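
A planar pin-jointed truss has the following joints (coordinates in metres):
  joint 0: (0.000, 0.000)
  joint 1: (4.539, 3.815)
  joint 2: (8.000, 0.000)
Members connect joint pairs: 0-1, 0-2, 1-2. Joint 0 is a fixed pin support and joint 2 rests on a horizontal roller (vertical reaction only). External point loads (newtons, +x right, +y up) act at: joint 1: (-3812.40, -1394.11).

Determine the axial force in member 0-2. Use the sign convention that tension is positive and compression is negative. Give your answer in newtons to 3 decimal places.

N=3 nodes, M=3 members, R=3 reactions → 2N=6, M+R=6
member 0 (0-1): L=5.9293, (cx,cy)=(0.7655,0.6434)
member 1 (0-2): L=8.0000, (cx,cy)=(1.0000,0.0000)
member 2 (1-2): L=5.1510, (cx,cy)=(0.6719,-0.7406)
solve A·x = −loads:
  F[0-1] = -3762.9998 N (compression)
  F[0-2] = -931.7530 N (compression)
  F[1-2] = +1386.7248 N (tension)
  Rx@0 = +3812.4000 N
  Ry@0 = +2421.1651 N
  Ry@2 = -1027.0551 N

-931.753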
· · ·
▶ Exercise: Above are the lines; repeat exactly the ones from the line containing "joint 1: (4.539, 3.815)" down to the line containing "Members connect joint", both inclusive.

▶ Final answer:
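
  joint 1: (4.539, 3.815)
  joint 2: (8.000, 0.000)
Members connect joint pairs: 0-1, 0-2, 1-2. Joint 0 is a fixed pin support and joint 2 rests on a horizontal roller (vertical reaction only). External point loads (newtons, +x right, +y up) act at: joint 1: (-3812.40, -1394.11).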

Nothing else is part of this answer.